▶ _EXERCISE AIM_:
Each line below that contains the word "utils" must be copied.

--- SUPPLIED ENTRIES ---

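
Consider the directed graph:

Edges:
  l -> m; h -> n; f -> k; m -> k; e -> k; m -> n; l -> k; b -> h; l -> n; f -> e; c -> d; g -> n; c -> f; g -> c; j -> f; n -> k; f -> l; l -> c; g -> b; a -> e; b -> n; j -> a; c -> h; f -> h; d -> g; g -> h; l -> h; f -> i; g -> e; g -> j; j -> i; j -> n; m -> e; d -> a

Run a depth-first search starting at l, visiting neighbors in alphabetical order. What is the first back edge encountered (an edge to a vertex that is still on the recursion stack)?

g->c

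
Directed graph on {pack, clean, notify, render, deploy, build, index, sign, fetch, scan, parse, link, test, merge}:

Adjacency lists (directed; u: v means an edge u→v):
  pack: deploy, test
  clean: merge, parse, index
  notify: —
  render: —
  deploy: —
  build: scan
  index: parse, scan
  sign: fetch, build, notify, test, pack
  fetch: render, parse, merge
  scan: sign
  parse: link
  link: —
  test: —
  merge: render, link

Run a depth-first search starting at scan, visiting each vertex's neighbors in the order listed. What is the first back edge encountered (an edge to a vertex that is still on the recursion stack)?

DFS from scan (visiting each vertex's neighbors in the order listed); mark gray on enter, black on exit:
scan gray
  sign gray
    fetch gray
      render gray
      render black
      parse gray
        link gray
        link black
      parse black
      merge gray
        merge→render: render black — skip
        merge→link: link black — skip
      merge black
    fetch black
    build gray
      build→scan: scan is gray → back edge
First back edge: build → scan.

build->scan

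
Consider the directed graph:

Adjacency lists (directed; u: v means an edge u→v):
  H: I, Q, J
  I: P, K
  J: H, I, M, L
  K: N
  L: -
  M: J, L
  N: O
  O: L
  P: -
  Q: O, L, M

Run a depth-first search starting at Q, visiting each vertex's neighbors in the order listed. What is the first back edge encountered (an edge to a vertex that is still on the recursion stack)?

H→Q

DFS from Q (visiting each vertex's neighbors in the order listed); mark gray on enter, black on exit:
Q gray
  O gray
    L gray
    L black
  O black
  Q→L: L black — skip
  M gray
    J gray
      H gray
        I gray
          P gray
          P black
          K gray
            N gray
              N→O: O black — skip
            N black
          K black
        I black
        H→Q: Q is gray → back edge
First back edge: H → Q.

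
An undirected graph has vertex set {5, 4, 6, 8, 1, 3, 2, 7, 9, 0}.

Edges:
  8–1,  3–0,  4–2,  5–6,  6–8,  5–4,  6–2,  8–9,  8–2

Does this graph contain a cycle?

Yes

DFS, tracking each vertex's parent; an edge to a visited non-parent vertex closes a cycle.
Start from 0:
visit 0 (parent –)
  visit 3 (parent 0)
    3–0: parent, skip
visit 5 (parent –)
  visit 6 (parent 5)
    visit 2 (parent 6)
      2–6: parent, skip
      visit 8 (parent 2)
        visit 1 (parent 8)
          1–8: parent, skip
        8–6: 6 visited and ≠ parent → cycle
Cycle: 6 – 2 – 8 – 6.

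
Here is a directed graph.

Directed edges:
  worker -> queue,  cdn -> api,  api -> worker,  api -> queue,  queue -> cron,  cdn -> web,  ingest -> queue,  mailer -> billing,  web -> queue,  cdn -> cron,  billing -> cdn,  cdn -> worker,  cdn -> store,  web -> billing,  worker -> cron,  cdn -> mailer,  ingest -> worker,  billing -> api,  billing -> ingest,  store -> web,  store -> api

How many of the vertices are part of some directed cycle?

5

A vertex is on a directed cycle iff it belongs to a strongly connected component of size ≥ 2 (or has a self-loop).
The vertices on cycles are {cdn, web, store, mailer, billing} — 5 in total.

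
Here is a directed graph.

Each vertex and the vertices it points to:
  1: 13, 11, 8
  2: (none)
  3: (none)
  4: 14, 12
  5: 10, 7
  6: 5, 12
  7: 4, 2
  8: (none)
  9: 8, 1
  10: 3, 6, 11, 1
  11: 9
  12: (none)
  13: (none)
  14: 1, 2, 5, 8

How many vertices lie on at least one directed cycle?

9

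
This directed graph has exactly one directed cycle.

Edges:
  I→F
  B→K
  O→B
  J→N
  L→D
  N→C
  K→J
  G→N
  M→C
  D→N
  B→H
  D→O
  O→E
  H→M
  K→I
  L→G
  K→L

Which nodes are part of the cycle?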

---
--- SUPPLIED ENTRIES ---

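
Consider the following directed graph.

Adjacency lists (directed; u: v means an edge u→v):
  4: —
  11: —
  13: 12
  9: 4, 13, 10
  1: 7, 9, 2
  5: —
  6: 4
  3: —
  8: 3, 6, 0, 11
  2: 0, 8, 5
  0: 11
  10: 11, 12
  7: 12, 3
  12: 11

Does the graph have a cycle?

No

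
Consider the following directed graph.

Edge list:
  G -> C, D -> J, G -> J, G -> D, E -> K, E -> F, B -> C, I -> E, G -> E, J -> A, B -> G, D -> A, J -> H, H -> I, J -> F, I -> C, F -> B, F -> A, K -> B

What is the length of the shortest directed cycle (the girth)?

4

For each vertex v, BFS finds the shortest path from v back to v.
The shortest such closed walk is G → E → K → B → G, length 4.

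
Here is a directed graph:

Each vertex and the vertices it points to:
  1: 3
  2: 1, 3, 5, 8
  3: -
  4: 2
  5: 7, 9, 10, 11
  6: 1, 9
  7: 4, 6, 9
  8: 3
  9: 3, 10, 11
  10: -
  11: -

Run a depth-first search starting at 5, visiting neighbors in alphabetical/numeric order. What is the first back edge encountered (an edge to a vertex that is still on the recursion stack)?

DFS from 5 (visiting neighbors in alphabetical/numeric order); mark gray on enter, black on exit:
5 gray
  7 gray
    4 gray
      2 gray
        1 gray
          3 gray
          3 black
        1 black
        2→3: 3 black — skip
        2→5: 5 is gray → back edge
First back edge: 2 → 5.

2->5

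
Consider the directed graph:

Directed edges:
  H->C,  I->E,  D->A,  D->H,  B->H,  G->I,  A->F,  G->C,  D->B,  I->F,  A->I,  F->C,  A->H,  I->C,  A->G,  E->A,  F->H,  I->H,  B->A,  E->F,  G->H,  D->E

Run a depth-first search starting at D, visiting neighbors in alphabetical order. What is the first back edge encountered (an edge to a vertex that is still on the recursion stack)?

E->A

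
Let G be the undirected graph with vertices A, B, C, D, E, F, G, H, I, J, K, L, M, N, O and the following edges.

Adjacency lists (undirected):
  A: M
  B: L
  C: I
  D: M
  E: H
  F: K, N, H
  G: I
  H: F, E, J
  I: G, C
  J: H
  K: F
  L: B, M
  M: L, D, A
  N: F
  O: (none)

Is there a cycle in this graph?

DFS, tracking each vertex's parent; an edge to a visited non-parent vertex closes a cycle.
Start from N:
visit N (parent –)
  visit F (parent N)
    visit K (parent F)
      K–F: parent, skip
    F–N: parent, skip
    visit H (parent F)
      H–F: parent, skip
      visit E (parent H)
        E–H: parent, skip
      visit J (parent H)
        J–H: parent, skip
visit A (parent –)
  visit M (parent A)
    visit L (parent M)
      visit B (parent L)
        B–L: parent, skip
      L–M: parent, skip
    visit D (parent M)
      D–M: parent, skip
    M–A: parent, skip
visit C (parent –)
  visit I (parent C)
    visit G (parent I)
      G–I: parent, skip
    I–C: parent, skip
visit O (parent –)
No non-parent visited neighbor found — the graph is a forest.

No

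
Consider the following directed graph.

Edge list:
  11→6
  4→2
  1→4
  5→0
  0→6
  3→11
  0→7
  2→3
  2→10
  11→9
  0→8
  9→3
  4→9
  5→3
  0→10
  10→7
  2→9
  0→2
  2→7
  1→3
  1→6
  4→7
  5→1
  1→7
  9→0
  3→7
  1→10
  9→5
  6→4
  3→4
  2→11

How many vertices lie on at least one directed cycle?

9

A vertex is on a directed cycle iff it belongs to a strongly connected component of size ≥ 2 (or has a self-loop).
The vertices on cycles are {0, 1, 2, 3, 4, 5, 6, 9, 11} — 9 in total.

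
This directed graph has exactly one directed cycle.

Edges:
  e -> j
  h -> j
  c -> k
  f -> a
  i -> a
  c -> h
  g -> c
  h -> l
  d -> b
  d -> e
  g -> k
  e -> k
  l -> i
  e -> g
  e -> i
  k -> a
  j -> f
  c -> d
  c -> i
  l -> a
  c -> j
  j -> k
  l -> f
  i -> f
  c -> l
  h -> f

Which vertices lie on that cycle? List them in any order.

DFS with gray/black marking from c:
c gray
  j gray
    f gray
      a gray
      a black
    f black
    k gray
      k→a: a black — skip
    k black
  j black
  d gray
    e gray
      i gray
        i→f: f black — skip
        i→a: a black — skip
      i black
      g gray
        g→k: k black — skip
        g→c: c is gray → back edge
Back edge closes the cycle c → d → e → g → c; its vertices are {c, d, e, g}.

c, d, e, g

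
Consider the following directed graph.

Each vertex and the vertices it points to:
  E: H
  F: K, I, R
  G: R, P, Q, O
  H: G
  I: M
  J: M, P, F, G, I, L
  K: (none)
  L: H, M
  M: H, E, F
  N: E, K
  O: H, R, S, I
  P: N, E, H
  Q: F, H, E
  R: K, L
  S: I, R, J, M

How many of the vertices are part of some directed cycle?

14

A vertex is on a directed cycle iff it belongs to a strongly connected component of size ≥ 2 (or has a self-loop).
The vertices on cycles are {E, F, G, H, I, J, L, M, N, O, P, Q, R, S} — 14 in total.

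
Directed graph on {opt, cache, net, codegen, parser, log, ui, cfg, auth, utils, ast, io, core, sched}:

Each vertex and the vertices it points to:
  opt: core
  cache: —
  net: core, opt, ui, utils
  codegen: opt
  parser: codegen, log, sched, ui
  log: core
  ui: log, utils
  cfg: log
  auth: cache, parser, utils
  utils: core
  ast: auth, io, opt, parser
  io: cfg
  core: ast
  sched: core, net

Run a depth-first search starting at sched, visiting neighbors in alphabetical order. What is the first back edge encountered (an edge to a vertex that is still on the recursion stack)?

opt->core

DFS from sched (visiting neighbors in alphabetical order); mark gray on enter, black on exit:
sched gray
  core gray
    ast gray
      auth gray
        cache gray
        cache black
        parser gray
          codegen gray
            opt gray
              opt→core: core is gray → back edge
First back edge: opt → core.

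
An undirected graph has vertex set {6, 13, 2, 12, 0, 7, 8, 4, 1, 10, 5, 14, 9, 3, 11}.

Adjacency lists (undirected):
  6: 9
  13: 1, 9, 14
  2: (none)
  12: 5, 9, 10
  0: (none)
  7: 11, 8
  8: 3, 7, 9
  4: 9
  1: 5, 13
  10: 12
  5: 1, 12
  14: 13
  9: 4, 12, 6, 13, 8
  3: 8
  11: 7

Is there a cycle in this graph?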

---
--- SUPPLIED ENTRIES ---

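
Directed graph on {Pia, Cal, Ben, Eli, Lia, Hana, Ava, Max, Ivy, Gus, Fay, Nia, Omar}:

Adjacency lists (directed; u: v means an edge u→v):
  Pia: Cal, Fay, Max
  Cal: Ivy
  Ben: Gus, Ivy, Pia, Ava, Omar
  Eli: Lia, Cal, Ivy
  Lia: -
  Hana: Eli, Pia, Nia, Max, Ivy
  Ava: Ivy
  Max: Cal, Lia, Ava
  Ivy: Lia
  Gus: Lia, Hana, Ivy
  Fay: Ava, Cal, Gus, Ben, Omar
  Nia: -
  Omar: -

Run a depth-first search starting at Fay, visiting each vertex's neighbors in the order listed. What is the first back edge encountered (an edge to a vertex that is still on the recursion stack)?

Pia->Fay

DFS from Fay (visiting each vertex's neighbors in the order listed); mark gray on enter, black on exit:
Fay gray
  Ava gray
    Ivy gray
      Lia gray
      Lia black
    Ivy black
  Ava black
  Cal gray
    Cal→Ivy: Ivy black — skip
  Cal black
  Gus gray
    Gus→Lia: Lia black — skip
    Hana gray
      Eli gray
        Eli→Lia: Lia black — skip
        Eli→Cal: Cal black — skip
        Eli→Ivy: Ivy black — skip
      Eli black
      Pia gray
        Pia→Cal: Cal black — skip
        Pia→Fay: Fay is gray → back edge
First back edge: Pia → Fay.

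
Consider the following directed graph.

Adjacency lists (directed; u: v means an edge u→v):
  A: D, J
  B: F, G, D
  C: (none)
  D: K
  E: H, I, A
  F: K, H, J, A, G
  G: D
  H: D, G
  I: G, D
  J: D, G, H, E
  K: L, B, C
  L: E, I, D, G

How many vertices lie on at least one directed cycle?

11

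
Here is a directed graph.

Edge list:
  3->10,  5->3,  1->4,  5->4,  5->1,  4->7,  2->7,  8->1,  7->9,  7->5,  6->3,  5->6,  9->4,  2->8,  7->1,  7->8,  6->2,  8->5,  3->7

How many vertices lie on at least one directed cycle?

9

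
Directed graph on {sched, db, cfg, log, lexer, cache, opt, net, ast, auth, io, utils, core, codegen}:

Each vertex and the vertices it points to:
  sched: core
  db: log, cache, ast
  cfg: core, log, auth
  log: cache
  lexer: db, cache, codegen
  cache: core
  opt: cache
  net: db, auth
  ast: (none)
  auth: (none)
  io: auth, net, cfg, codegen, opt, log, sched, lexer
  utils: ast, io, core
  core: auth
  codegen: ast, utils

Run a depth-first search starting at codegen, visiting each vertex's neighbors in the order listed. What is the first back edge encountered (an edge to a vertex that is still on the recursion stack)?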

---

▶ _ANSWER TO THE EXERCISE_:
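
Directed graph on {opt, cache, net, codegen, parser, log, ui, cfg, auth, utils, ast, io, core, sched}:
  net: core, opt, ui, utils
  ui: log, utils
  auth: cache, parser, utils
  utils: core
Directed graph on {sched, db, cfg, log, lexer, cache, opt, net, ast, auth, io, utils, core, codegen}:
  utils: ast, io, core
  codegen: ast, utils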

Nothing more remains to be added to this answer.